• Assignment: Among the entries below, find the lines that hold the word "monthly" and report them.

:: Extracted records ::

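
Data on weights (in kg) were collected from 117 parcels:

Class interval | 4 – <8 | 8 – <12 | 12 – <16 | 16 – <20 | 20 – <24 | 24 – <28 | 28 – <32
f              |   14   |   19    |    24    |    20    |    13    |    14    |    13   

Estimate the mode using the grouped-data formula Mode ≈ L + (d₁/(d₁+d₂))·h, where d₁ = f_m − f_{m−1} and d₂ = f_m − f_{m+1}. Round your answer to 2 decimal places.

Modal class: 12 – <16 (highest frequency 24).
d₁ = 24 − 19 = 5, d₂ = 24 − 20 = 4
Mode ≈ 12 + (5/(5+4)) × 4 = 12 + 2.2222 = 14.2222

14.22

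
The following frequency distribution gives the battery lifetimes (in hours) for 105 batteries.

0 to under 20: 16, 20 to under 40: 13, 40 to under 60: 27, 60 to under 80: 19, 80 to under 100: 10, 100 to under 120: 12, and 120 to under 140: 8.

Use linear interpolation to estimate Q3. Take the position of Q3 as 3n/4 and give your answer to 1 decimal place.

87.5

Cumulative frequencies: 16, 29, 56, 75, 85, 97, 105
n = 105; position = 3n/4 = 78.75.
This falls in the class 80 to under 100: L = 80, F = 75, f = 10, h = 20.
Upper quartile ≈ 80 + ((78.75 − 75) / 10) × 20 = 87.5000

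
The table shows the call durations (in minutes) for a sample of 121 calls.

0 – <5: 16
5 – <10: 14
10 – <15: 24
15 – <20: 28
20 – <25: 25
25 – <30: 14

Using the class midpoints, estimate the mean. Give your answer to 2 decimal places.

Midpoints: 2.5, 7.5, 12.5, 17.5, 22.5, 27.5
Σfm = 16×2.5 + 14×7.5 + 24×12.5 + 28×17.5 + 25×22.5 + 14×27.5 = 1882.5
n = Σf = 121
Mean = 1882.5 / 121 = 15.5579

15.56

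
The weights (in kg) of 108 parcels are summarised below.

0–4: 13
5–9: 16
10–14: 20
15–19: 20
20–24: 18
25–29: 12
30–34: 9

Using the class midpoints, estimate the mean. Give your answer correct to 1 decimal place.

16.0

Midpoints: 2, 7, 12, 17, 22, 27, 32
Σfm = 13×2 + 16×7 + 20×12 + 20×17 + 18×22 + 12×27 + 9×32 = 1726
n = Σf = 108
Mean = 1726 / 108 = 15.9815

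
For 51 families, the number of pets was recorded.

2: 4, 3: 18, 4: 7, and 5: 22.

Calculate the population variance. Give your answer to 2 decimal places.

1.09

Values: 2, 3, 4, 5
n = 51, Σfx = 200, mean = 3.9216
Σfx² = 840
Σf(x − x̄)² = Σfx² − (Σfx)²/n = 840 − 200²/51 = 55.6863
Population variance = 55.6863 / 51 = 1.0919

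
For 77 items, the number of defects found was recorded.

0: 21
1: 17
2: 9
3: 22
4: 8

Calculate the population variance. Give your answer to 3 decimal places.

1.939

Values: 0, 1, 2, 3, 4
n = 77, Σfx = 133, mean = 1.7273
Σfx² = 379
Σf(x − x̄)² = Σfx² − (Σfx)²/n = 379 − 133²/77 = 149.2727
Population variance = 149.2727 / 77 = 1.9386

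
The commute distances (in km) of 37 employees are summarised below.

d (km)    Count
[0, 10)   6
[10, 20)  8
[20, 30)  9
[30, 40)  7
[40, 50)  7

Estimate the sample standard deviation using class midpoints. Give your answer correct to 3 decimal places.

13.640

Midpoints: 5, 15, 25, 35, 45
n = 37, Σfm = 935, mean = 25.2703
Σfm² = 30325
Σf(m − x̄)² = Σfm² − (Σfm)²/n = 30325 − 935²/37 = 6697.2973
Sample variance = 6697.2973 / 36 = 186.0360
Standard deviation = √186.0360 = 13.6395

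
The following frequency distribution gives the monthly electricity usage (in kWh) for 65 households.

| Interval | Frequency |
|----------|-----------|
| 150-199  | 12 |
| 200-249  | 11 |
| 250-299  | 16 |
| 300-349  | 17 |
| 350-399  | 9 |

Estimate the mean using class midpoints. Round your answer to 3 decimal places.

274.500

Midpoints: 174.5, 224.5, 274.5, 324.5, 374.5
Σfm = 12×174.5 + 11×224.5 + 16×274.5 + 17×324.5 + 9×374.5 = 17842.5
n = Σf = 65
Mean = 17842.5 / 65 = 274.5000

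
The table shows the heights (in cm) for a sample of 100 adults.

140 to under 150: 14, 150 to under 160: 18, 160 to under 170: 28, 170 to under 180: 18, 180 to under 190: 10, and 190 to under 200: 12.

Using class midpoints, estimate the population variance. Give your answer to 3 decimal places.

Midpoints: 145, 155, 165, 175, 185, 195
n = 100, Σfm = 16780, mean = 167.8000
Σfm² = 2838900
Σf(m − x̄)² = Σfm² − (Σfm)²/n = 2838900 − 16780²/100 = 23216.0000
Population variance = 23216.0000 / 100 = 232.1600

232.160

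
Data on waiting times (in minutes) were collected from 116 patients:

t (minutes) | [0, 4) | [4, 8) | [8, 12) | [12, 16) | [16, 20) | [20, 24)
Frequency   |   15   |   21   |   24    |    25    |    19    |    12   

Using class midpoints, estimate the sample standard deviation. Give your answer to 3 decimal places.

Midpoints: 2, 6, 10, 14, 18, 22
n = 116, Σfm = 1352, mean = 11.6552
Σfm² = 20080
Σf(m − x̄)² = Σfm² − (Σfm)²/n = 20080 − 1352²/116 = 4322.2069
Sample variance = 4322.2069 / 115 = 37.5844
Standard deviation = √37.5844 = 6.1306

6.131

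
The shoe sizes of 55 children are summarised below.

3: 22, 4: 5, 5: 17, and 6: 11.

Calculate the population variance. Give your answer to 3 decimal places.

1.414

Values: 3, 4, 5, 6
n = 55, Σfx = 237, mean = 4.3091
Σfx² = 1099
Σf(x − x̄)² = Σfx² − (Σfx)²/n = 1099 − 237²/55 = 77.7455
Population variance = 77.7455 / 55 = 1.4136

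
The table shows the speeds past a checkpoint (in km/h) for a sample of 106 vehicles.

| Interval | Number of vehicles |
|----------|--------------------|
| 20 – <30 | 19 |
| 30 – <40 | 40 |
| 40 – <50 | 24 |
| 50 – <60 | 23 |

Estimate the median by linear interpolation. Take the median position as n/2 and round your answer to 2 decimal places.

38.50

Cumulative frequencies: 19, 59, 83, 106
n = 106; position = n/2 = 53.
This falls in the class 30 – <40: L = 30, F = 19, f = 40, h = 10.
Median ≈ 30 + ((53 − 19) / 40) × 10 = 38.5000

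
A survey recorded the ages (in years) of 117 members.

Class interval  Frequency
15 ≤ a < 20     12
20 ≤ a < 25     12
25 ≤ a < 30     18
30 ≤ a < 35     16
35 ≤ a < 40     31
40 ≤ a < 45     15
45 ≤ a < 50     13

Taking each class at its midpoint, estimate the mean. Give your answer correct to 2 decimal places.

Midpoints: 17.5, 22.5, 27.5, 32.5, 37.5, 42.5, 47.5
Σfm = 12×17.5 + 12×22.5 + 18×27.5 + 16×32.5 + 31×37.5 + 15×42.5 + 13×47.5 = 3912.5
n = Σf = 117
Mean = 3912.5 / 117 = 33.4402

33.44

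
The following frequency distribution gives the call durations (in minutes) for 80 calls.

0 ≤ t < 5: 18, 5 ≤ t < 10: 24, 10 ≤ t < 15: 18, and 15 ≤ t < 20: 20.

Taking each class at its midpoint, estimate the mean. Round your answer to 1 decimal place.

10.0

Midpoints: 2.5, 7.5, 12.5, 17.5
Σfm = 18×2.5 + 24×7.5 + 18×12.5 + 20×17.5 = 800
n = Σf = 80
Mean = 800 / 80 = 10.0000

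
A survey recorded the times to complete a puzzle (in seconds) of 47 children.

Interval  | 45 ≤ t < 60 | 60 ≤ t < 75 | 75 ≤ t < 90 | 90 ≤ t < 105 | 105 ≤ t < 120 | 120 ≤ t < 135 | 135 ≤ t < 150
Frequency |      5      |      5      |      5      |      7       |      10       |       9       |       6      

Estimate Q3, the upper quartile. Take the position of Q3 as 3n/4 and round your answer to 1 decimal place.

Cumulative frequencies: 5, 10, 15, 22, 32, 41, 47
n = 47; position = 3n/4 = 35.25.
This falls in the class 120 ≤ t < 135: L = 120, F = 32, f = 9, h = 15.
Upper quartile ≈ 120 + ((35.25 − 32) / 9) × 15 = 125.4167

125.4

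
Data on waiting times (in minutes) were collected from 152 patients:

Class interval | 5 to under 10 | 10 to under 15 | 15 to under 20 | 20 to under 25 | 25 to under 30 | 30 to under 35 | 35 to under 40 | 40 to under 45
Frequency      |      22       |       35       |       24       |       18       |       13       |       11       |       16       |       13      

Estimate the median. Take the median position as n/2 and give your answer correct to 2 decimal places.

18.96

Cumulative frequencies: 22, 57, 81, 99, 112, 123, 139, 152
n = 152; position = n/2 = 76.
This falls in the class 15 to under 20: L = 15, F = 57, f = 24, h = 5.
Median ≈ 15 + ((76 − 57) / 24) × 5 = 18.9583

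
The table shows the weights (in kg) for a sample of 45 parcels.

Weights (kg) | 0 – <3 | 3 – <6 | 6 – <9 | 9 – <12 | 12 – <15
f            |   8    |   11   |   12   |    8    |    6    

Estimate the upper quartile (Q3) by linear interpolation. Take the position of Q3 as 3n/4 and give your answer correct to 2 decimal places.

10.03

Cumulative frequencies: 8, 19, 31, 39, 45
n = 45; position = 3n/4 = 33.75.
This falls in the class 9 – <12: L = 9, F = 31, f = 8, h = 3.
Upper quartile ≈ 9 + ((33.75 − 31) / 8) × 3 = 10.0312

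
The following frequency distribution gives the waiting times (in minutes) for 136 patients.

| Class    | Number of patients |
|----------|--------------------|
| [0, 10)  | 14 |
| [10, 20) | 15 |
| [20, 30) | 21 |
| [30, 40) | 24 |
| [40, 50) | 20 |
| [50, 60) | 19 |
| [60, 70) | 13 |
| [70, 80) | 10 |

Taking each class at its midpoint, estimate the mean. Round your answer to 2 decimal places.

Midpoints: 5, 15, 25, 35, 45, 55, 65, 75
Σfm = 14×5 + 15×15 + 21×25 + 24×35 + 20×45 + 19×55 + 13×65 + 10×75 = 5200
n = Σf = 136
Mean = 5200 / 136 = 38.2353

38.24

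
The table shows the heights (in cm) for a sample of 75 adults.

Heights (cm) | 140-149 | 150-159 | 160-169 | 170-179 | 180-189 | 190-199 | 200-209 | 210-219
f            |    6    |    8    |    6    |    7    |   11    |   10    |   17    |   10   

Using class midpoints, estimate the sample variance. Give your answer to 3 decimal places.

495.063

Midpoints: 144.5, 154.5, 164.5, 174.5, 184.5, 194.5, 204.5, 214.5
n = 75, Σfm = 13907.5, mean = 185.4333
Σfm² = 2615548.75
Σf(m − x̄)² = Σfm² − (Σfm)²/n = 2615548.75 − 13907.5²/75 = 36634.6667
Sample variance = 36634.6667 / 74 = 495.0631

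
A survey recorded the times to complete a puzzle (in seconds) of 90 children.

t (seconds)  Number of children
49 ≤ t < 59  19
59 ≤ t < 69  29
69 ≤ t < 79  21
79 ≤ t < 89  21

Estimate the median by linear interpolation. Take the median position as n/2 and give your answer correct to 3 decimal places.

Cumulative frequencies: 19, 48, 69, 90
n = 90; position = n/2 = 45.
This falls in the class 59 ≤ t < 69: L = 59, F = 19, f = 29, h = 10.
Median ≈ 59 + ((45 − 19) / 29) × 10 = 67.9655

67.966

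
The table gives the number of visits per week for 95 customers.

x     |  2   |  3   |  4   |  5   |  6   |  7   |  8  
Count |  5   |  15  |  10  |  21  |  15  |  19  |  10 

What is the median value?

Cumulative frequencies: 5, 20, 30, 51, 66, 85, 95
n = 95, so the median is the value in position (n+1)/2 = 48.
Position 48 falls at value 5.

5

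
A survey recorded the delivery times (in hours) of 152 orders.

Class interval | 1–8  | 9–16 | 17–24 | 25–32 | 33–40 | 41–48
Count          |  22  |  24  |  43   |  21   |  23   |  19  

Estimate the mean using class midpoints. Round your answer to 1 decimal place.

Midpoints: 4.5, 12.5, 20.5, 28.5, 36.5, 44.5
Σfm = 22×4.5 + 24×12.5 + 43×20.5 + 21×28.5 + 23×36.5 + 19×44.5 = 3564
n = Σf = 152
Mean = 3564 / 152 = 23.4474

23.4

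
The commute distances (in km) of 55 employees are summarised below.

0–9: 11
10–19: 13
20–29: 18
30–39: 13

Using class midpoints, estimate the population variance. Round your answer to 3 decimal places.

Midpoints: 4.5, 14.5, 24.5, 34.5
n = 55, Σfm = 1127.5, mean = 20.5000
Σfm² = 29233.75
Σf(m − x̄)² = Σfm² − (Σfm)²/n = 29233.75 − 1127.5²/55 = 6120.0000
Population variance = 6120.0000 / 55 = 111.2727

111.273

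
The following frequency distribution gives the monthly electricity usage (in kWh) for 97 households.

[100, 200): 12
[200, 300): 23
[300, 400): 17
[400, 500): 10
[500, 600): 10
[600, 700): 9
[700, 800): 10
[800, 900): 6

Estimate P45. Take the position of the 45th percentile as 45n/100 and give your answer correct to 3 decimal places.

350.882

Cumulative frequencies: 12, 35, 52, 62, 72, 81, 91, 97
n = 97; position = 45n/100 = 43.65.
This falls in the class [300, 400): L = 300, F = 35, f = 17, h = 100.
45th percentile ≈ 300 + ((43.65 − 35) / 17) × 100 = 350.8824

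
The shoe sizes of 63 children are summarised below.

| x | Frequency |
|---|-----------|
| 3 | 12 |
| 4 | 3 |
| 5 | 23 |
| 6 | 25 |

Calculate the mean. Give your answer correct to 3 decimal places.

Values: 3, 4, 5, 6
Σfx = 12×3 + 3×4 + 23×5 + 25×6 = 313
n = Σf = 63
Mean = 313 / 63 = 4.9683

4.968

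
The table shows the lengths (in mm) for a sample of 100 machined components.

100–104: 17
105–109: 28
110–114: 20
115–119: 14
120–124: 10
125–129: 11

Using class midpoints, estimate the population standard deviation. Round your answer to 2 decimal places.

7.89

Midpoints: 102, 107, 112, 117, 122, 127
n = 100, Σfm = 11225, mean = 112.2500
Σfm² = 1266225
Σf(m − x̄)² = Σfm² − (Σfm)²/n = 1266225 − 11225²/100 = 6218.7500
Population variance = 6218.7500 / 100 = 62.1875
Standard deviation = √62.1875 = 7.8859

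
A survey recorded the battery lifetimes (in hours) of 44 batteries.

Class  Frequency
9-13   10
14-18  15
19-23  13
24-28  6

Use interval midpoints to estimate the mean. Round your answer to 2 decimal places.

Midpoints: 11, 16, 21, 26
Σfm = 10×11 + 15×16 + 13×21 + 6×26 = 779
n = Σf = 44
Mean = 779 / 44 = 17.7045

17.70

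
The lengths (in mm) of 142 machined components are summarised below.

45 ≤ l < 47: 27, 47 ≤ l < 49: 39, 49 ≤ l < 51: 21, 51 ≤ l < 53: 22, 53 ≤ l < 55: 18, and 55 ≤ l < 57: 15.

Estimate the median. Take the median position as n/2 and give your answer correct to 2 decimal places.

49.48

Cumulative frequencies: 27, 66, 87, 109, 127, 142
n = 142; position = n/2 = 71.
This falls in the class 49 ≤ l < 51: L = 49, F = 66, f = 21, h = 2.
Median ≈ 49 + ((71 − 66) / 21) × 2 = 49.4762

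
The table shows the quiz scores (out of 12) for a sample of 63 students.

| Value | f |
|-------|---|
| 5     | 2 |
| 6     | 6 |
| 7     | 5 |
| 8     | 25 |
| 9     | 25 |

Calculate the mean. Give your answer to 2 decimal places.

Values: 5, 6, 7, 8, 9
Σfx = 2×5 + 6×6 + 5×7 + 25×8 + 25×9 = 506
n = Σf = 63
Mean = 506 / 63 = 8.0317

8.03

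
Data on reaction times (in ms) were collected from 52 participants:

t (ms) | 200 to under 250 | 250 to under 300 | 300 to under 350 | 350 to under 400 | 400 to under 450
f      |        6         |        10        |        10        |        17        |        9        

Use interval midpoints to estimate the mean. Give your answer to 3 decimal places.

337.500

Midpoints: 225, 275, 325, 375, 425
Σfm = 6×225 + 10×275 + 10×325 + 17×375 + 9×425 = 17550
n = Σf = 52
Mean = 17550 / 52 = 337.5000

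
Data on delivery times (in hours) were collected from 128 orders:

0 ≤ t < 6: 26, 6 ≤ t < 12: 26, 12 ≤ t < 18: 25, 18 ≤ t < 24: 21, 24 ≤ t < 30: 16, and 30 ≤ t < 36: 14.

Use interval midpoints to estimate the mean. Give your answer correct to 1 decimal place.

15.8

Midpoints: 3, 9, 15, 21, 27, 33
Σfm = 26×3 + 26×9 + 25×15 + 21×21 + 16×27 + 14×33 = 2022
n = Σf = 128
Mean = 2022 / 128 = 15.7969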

:::

• Response below:
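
The following frequency distribution gives the monthly electricity usage (in kWh) for 65 households.
The following frequency distribution gives the monthly electricity usage (in kWh) for 97 households.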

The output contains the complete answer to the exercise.